[EXERCISE REQUIREMENTS]
Your job is to reproduce all of the data exactly.

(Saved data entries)
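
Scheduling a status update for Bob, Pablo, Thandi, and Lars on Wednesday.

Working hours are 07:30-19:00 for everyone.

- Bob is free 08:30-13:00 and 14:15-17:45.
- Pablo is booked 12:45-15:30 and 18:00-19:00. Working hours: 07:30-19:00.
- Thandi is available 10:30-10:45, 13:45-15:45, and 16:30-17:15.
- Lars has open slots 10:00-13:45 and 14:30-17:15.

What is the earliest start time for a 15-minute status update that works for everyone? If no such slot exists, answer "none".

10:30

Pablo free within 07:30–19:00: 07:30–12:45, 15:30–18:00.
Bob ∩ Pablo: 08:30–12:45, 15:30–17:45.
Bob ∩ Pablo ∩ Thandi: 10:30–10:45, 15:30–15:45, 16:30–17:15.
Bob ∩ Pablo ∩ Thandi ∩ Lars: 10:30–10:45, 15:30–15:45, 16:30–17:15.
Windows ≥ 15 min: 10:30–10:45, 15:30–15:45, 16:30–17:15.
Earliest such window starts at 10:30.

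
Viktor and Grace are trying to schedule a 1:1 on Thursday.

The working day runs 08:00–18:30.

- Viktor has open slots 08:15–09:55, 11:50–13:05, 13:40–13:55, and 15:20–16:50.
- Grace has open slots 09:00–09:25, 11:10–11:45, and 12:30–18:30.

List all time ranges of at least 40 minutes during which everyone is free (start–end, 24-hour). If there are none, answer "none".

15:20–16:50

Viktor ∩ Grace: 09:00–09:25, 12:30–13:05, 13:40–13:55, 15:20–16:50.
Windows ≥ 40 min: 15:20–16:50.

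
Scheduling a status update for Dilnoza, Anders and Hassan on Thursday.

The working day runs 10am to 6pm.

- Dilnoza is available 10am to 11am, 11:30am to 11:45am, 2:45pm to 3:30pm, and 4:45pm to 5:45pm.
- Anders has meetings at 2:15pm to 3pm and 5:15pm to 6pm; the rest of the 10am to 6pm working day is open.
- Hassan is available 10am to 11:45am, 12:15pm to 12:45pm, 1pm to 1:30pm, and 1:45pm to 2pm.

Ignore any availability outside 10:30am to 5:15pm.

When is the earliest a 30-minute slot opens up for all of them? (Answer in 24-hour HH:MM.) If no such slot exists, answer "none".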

[RESPONSE]
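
Scheduling a status update for Bob, Pablo, Thandi, and Lars on Wednesday.

Working hours are 07:30-19:00 for everyone.

- Bob is free 08:30-13:00 and 14:15-17:45.
- Pablo is booked 12:45-15:30 and 18:00-19:00. Working hours: 07:30-19:00.
- Thandi is available 10:30-10:45, 13:45-15:45, and 16:30-17:15.
- Lars has open slots 10:00-13:45 and 14:30-17:15.

What is the earliest start time for a 15-minute status update that works for everyone? If no such slot exists, answer "none".

10:30

Pablo free within 07:30–19:00: 07:30–12:45, 15:30–18:00.
Bob ∩ Pablo: 08:30–12:45, 15:30–17:45.
Bob ∩ Pablo ∩ Thandi: 10:30–10:45, 15:30–15:45, 16:30–17:15.
Bob ∩ Pablo ∩ Thandi ∩ Lars: 10:30–10:45, 15:30–15:45, 16:30–17:15.
Windows ≥ 15 min: 10:30–10:45, 15:30–15:45, 16:30–17:15.
Earliest such window starts at 10:30.

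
Viktor and Grace are trying to schedule a 1:1 on Thursday.

The working day runs 08:00–18:30.

- Viktor has open slots 08:15–09:55, 11:50–13:05, 13:40–13:55, and 15:20–16:50.
- Grace has open slots 09:00–09:25, 11:10–11:45, and 12:30–18:30.

List all time ranges of at least 40 minutes during which everyone is free (start–end, 24-hour). If there are none, answer "none".

15:20–16:50

Viktor ∩ Grace: 09:00–09:25, 12:30–13:05, 13:40–13:55, 15:20–16:50.
Windows ≥ 40 min: 15:20–16:50.

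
Scheduling a status update for Dilnoza, Anders and Hassan on Thursday.

The working day runs 10am to 6pm.

- Dilnoza is available 10am to 11am, 11:30am to 11:45am, 2:45pm to 3:30pm, and 4:45pm to 5:45pm.
- Anders has meetings at 2:15pm to 3pm and 5:15pm to 6pm; the rest of the 10am to 6pm working day is open.
- Hassan is available 10am to 11:45am, 12:15pm to 12:45pm, 1pm to 1:30pm, and 1:45pm to 2pm.

Ignore any availability outside 10:30am to 5:15pm.

When is the earliest a 30-minute slot opens up for all of them? (Answer in 24-hour HH:MM.) If no such slot exists, answer "none".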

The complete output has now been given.